Exercise goal: The answer must restate the records below word for word.

══ Supplied information ══

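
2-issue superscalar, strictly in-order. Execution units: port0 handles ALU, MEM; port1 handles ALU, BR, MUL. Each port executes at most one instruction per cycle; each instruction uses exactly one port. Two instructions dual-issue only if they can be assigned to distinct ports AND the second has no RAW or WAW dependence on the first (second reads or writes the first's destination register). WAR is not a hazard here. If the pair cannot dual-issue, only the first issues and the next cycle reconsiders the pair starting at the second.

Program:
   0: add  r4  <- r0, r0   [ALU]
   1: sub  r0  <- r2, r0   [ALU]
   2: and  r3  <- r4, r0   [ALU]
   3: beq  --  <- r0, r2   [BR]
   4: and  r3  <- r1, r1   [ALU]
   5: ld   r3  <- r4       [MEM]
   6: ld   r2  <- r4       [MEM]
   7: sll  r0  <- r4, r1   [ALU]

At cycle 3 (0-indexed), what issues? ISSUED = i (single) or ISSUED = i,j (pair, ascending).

#0 head=0: add+sub i0,i1 2-wide
#1 head=2: and+beq i2,i3 2-wide
#2 head=4: and i4 WAW r3
#3 head=5: ld i5 no-port MEM/MEM
#4 head=6: ld+sll i6,i7 2-wide

ISSUED = 5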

═══

Solution:
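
2-issue superscalar, strictly in-order. Execution units: port0 handles ALU, MEM; port1 handles ALU, BR, MUL. Each port executes at most one instruction per cycle; each instruction uses exactly one port. Two instructions dual-issue only if they can be assigned to distinct ports AND the second has no RAW or WAW dependence on the first (second reads or writes the first's destination register). WAR is not a hazard here. If the pair cannot dual-issue, only the first issues and the next cycle reconsiders the pair starting at the second.

Program:
   0: add  r4  <- r0, r0   [ALU]
   1: sub  r0  <- r2, r0   [ALU]
   2: and  r3  <- r4, r0   [ALU]
   3: beq  --  <- r0, r2   [BR]
   4: and  r3  <- r1, r1   [ALU]
   5: ld   r3  <- r4       [MEM]
   6: ld   r2  <- r4       [MEM]
   7: sll  r0  <- r4, r1   [ALU]

At cycle 3 (0-indexed), what issues? ISSUED = i (single) or ISSUED = i,j (pair, ascending).

#0 head=0: add+sub i0,i1 2-wide
#1 head=2: and+beq i2,i3 2-wide
#2 head=4: and i4 WAW r3
#3 head=5: ld i5 no-port MEM/MEM
#4 head=6: ld+sll i6,i7 2-wide

ISSUED = 5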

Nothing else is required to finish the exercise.